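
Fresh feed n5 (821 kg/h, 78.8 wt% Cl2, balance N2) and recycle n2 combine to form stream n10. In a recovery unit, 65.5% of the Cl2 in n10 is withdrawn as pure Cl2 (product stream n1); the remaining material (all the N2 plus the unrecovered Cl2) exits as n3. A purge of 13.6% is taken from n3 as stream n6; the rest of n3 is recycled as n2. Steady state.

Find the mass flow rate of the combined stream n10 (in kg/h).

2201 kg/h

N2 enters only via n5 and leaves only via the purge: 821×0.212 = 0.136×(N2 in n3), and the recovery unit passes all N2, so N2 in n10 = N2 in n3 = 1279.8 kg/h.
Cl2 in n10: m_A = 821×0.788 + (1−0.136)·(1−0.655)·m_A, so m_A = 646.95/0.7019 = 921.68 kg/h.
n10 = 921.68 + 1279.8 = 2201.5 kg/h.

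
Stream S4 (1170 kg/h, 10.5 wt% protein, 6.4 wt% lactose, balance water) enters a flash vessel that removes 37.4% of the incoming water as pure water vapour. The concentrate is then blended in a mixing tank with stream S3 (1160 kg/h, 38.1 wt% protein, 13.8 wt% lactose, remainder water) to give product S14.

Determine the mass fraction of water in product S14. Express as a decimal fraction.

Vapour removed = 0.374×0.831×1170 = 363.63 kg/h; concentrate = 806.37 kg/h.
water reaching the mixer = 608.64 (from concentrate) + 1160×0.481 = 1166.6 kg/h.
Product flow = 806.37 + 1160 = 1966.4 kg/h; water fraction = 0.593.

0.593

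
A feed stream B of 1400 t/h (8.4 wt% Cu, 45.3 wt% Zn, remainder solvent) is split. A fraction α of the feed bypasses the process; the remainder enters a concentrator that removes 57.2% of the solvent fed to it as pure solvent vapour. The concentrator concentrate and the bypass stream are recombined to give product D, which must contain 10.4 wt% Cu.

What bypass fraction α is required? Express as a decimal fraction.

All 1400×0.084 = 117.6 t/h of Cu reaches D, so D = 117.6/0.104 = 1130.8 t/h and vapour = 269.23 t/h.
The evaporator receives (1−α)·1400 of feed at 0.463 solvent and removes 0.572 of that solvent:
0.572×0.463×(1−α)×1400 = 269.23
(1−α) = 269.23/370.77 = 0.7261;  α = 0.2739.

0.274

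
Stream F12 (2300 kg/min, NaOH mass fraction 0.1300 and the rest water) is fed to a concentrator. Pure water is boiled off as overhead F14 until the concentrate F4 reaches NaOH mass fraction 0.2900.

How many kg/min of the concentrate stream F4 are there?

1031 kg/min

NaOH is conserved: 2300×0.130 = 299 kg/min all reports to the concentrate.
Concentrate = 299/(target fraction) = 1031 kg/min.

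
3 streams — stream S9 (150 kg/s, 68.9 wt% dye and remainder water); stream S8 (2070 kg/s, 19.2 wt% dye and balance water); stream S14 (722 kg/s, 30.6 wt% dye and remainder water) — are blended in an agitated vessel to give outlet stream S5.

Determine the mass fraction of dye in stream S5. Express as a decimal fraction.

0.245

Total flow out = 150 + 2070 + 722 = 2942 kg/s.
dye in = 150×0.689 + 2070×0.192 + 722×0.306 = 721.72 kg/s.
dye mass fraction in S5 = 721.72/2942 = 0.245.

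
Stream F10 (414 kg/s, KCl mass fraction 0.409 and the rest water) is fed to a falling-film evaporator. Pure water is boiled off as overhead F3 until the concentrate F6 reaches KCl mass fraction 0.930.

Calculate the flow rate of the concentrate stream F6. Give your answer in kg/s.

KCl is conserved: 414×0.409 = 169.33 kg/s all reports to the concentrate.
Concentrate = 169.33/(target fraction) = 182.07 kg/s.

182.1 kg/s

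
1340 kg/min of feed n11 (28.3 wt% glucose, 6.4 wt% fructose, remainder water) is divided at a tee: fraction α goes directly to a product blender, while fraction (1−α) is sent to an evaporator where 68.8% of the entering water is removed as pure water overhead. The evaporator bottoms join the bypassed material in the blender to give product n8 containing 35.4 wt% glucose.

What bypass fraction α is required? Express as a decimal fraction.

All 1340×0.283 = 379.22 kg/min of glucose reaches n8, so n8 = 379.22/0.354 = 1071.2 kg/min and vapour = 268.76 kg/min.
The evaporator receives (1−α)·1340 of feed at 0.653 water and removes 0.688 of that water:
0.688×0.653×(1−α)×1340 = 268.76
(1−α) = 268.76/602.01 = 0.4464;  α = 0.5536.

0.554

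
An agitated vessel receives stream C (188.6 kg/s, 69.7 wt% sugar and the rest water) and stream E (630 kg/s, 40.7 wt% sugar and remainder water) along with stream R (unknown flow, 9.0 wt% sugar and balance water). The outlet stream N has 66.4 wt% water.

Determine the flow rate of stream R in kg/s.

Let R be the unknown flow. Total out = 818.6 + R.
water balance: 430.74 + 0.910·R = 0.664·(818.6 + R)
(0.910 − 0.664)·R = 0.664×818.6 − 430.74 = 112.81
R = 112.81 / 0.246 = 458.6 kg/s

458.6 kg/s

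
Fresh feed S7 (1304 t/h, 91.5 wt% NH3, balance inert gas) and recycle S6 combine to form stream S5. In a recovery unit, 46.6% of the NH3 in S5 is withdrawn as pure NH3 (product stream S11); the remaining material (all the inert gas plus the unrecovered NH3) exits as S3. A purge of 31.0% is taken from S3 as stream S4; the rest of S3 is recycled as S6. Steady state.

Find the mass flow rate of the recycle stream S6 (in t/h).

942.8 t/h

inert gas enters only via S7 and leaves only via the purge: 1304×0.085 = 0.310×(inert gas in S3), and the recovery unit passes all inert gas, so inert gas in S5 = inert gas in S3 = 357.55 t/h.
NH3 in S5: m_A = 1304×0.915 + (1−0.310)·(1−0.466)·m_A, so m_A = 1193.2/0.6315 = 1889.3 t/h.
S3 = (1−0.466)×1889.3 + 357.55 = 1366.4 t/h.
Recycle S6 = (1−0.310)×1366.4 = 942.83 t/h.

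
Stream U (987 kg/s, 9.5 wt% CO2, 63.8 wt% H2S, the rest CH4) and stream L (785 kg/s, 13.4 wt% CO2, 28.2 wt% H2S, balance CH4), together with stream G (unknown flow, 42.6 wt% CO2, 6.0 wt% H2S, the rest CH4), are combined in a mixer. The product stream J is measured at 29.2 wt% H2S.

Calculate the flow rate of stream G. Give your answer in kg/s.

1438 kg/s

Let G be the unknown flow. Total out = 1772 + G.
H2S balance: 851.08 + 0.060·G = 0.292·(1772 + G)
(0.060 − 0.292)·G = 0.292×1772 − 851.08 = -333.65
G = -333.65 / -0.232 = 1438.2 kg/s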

__Required action__
Please give an exact copy of the lines above, beginning with the line containing "An agitated vessel receives" and running through the line containing "Fresh feed S7", and of no other lines.

__Answer for the task__
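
An agitated vessel receives stream C (188.6 kg/s, 69.7 wt% sugar and the rest water) and stream E (630 kg/s, 40.7 wt% sugar and remainder water) along with stream R (unknown flow, 9.0 wt% sugar and balance water). The outlet stream N has 66.4 wt% water.

Determine the flow rate of stream R in kg/s.

Let R be the unknown flow. Total out = 818.6 + R.
water balance: 430.74 + 0.910·R = 0.664·(818.6 + R)
(0.910 − 0.664)·R = 0.664×818.6 − 430.74 = 112.81
R = 112.81 / 0.246 = 458.6 kg/s

458.6 kg/s

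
Fresh feed S7 (1304 t/h, 91.5 wt% NH3, balance inert gas) and recycle S6 combine to form stream S5. In a recovery unit, 46.6% of the NH3 in S5 is withdrawn as pure NH3 (product stream S11); the remaining material (all the inert gas plus the unrecovered NH3) exits as S3. A purge of 31.0% is taken from S3 as stream S4; the rest of S3 is recycled as S6. Steady state.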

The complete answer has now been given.